[Source data]
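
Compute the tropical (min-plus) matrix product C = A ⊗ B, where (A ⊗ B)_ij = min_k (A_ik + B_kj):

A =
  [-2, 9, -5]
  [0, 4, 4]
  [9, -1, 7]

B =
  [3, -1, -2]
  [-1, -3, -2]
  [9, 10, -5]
A ⊗ B =
  [1, -3, -10]
  [3, -1, -2]
  [-2, -4, -3]

Apply the min-plus product entry-by-entry:
  C[0][0] = min over k of (A[0][0] + B[0][0] = -2 + 3 = 1, A[0][1] + B[1][0] = 9 + -1 = 8, A[0][2] + B[2][0] = -5 + 9 = 4) = 1 (attained at k = 0)
  C[0][1] = min over k of (A[0][0] + B[0][1] = -2 + -1 = -3, A[0][1] + B[1][1] = 9 + -3 = 6, A[0][2] + B[2][1] = -5 + 10 = 5) = -3 (attained at k = 0)
  C[0][2] = min over k of (A[0][0] + B[0][2] = -2 + -2 = -4, A[0][1] + B[1][2] = 9 + -2 = 7, A[0][2] + B[2][2] = -5 + -5 = -10) = -10 (attained at k = 2)
  C[1][0] = min over k of (A[1][0] + B[0][0] = 0 + 3 = 3, A[1][1] + B[1][0] = 4 + -1 = 3, A[1][2] + B[2][0] = 4 + 9 = 13) = 3 (attained at k = 0)
  C[1][1] = min over k of (A[1][0] + B[0][1] = 0 + -1 = -1, A[1][1] + B[1][1] = 4 + -3 = 1, A[1][2] + B[2][1] = 4 + 10 = 14) = -1 (attained at k = 0)
  C[1][2] = min over k of (A[1][0] + B[0][2] = 0 + -2 = -2, A[1][1] + B[1][2] = 4 + -2 = 2, A[1][2] + B[2][2] = 4 + -5 = -1) = -2 (attained at k = 0)
  C[2][0] = min over k of (A[2][0] + B[0][0] = 9 + 3 = 12, A[2][1] + B[1][0] = -1 + -1 = -2, A[2][2] + B[2][0] = 7 + 9 = 16) = -2 (attained at k = 1)
  C[2][1] = min over k of (A[2][0] + B[0][1] = 9 + -1 = 8, A[2][1] + B[1][1] = -1 + -3 = -4, A[2][2] + B[2][1] = 7 + 10 = 17) = -4 (attained at k = 1)
  C[2][2] = min over k of (A[2][0] + B[0][2] = 9 + -2 = 7, A[2][1] + B[1][2] = -1 + -2 = -3, A[2][2] + B[2][2] = 7 + -5 = 2) = -3 (attained at k = 1)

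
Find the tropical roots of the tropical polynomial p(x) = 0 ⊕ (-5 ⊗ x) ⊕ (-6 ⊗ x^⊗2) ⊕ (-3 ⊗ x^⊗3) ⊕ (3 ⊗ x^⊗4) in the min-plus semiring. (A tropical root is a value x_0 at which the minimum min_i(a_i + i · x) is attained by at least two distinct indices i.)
Roots: {-6, -3, 1, 5}

Each tropical root is a break point of the lower envelope of the lines y = a_i + i · x (there are 5 lines, with slopes 0, 1, ..., 4). Only the lines that attain the minimum somewhere contribute to roots; other lines are dominated. Here the surviving (envelope) indices are i = 4, i = 3, i = 2, i = 1, i = 0.
Intersections between consecutive envelope lines give the roots: for adjacent envelope indices i < j the intersection is x = (a_i − a_j) / (j − i). Reading off the sorted break points: {-6, -3, 1, 5}.
Verification: at each break x_0, at least two indices attain the minimum of min_i(a_i + i · x_0).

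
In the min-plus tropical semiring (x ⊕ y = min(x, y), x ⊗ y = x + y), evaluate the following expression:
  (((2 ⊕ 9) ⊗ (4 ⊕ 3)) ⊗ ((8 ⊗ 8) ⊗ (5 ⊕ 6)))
(((2 ⊕ 9) ⊗ (4 ⊕ 3)) ⊗ ((8 ⊗ 8) ⊗ (5 ⊕ 6))) = 26

Expand innermost to outermost. Recall ⊕ takes the minimum of its arguments and ⊗ takes their sum. Working out the expression (((2 ⊕ 9) ⊗ (4 ⊕ 3)) ⊗ ((8 ⊗ 8) ⊗ (5 ⊕ 6))) gives 26.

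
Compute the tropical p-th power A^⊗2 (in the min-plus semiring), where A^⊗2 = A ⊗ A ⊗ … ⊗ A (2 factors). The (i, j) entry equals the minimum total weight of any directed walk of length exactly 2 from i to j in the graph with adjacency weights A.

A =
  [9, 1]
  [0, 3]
A^⊗2 =
  [1, 4]
  [3, 1]

Each entry (A^⊗2)_ij equals the minimum over all length-2 walks i = v_0 → v_1 → … → v_2 = j of Σ_t A[v_t][v_{t+1}]. For example, for (i, j) = (0, 1) we minimise over 2 possible intermediate vertex sequences; the minimum is 4, attained along the walk 0 → 1 → 1.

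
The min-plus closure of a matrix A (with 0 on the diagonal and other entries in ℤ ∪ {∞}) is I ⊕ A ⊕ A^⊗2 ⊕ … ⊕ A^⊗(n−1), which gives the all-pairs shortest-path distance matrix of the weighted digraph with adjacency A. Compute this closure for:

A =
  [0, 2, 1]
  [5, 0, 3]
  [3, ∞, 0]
Closure =
  [0, 2, 1]
  [5, 0, 3]
  [3, 5, 0]

This is the Floyd-Warshall all-pairs shortest-path computation. For each intermediate vertex k = 0, 1, …, 2, update dist[i][j] ← min(dist[i][j], dist[i][k] + dist[k][j]). The final matrix gives, for each (i, j), the minimum total weight of any directed path from i to j (possibly empty when i = j).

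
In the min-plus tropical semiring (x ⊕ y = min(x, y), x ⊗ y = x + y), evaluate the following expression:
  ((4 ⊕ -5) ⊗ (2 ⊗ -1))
((4 ⊕ -5) ⊗ (2 ⊗ -1)) = -4

Expand innermost to outermost. Recall ⊕ takes the minimum of its arguments and ⊗ takes their sum. Working out the expression ((4 ⊕ -5) ⊗ (2 ⊗ -1)) gives -4.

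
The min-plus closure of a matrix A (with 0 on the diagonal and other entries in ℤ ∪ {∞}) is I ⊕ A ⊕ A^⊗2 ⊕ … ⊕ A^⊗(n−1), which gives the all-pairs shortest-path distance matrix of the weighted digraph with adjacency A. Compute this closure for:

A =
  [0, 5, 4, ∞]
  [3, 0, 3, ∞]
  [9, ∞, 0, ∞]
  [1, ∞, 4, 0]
Closure =
  [0, 5, 4, ∞]
  [3, 0, 3, ∞]
  [9, 14, 0, ∞]
  [1, 6, 4, 0]

This is the Floyd-Warshall all-pairs shortest-path computation. For each intermediate vertex k = 0, 1, …, 3, update dist[i][j] ← min(dist[i][j], dist[i][k] + dist[k][j]). The final matrix gives, for each (i, j), the minimum total weight of any directed path from i to j (possibly empty when i = j).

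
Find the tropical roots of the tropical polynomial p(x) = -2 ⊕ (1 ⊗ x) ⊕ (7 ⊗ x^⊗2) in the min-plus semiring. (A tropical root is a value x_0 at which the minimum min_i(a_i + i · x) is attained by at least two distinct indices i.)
Roots: {-6, -3}

Each tropical root is a break point of the lower envelope of the lines y = a_i + i · x (there are 3 lines, with slopes 0, 1, ..., 2). Only the lines that attain the minimum somewhere contribute to roots; other lines are dominated. Here the surviving (envelope) indices are i = 2, i = 1, i = 0.
Intersections between consecutive envelope lines give the roots: for adjacent envelope indices i < j the intersection is x = (a_i − a_j) / (j − i). Reading off the sorted break points: {-6, -3}.
Verification: at each break x_0, at least two indices attain the minimum of min_i(a_i + i · x_0).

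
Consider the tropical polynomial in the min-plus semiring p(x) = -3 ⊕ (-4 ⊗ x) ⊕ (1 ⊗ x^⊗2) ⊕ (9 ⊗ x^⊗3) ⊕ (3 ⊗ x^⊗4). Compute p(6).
p(6) = -3

A tropical monomial a ⊗ x^⊗i evaluates to a + i · x. Evaluating each term at x = 6:
  Term 0 contributes -3 + 0 · 6 = -3
  Term 1 contributes -4 + 1 · 6 = 2
  Term 2 contributes 1 + 2 · 6 = 13
  Term 3 contributes 9 + 3 · 6 = 27
  Term 4 contributes 3 + 4 · 6 = 27
p(6) = ⊕ of these = min[-3, 2, 13, 27, 27] = -3.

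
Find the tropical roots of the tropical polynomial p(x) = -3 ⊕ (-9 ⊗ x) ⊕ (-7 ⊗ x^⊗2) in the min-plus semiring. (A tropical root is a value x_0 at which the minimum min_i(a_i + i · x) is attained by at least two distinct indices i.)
Roots: {-2, 6}

Each tropical root is a break point of the lower envelope of the lines y = a_i + i · x (there are 3 lines, with slopes 0, 1, ..., 2). Only the lines that attain the minimum somewhere contribute to roots; other lines are dominated. Here the surviving (envelope) indices are i = 2, i = 1, i = 0.
Intersections between consecutive envelope lines give the roots: for adjacent envelope indices i < j the intersection is x = (a_i − a_j) / (j − i). Reading off the sorted break points: {-2, 6}.
Verification: at each break x_0, at least two indices attain the minimum of min_i(a_i + i · x_0).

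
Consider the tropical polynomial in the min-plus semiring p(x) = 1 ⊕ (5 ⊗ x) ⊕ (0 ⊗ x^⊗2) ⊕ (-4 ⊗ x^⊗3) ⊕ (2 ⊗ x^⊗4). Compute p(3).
p(3) = 1

A tropical monomial a ⊗ x^⊗i evaluates to a + i · x. Evaluating each term at x = 3:
  Term 0 contributes 1 + 0 · 3 = 1
  Term 1 contributes 5 + 1 · 3 = 8
  Term 2 contributes 0 + 2 · 3 = 6
  Term 3 contributes -4 + 3 · 3 = 5
  Term 4 contributes 2 + 4 · 3 = 14
p(3) = ⊕ of these = min[1, 8, 6, 5, 14] = 1.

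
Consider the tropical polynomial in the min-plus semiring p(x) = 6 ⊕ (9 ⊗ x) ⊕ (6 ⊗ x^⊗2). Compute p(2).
p(2) = 6

A tropical monomial a ⊗ x^⊗i evaluates to a + i · x. Evaluating each term at x = 2:
  Term 0 contributes 6 + 0 · 2 = 6
  Term 1 contributes 9 + 1 · 2 = 11
  Term 2 contributes 6 + 2 · 2 = 10
p(2) = ⊕ of these = min[6, 11, 10] = 6.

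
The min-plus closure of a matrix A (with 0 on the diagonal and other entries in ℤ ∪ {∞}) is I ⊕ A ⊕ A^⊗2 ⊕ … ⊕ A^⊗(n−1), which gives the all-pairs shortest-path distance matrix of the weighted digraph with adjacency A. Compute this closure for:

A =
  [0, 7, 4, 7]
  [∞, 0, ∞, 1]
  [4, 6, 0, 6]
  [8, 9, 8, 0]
Closure =
  [0, 7, 4, 7]
  [9, 0, 9, 1]
  [4, 6, 0, 6]
  [8, 9, 8, 0]

This is the Floyd-Warshall all-pairs shortest-path computation. For each intermediate vertex k = 0, 1, …, 3, update dist[i][j] ← min(dist[i][j], dist[i][k] + dist[k][j]). The final matrix gives, for each (i, j), the minimum total weight of any directed path from i to j (possibly empty when i = j).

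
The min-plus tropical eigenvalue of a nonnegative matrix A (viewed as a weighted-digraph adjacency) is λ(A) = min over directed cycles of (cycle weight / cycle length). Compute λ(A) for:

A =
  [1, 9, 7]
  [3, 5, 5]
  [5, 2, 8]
λ(A) = 1

Enumerate directed cycles and compute their means (weight / length). Sample:
  cycle 0 → 0: weight = 1, length = 1, mean = 1/1 ≈ 1.000
  cycle 1 → 1: weight = 5, length = 1, mean = 5/1 ≈ 5.000
  cycle 2 → 2: weight = 8, length = 1, mean = 8/1 ≈ 8.000
  cycle 0 → 1 → 0: weight = 12, length = 2, mean = 12/2 ≈ 6.000
  cycle 0 → 2 → 0: weight = 12, length = 2, mean = 12/2 ≈ 6.000
  cycle 1 → 0 → 1: weight = 12, length = 2, mean = 12/2 ≈ 6.000
Minimum mean = 1.000, attained e.g. along the cycle 0 → 0 with weight 1 and length 1. So λ(A) = 1/1 = 1.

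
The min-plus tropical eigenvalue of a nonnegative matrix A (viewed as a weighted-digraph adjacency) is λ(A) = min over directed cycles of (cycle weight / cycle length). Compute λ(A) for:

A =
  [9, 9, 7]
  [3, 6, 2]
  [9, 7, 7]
λ(A) = 9/2

Enumerate directed cycles and compute their means (weight / length). Sample:
  cycle 0 → 0: weight = 9, length = 1, mean = 9/1 ≈ 9.000
  cycle 1 → 1: weight = 6, length = 1, mean = 6/1 ≈ 6.000
  cycle 2 → 2: weight = 7, length = 1, mean = 7/1 ≈ 7.000
  cycle 0 → 1 → 0: weight = 12, length = 2, mean = 12/2 ≈ 6.000
  cycle 0 → 2 → 0: weight = 16, length = 2, mean = 16/2 ≈ 8.000
  cycle 1 → 0 → 1: weight = 12, length = 2, mean = 12/2 ≈ 6.000
Minimum mean = 4.500, attained e.g. along the cycle 1 → 2 → 1 with weight 9 and length 2. So λ(A) = 9/2 = 9/2.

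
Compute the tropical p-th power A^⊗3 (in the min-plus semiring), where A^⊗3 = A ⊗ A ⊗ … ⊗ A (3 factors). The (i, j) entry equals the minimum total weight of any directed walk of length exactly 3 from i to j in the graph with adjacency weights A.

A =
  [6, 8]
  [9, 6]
A^⊗3 =
  [18, 20]
  [21, 18]

Each entry (A^⊗3)_ij equals the minimum over all length-3 walks i = v_0 → v_1 → … → v_3 = j of Σ_t A[v_t][v_{t+1}]. For example, for (i, j) = (0, 1) we minimise over 4 possible intermediate vertex sequences; the minimum is 20, attained along the walk 0 → 0 → 0 → 1.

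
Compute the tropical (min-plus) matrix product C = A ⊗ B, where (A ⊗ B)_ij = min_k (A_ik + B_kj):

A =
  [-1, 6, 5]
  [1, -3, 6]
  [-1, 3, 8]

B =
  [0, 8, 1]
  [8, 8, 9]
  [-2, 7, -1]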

Problem to solve - Every line with "weights" in it should be copied from the entries.

Task answer -
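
Compute the tropical p-th power A^⊗2 (in the min-plus semiring), where A^⊗2 = A ⊗ A ⊗ … ⊗ A (2 factors). The (i, j) entry equals the minimum total weight of any directed walk of length exactly 2 from i to j in the graph with adjacency weights A.
Compute the tropical p-th power A^⊗3 (in the min-plus semiring), where A^⊗3 = A ⊗ A ⊗ … ⊗ A (3 factors). The (i, j) entry equals the minimum total weight of any directed walk of length exactly 3 from i to j in the graph with adjacency weights A.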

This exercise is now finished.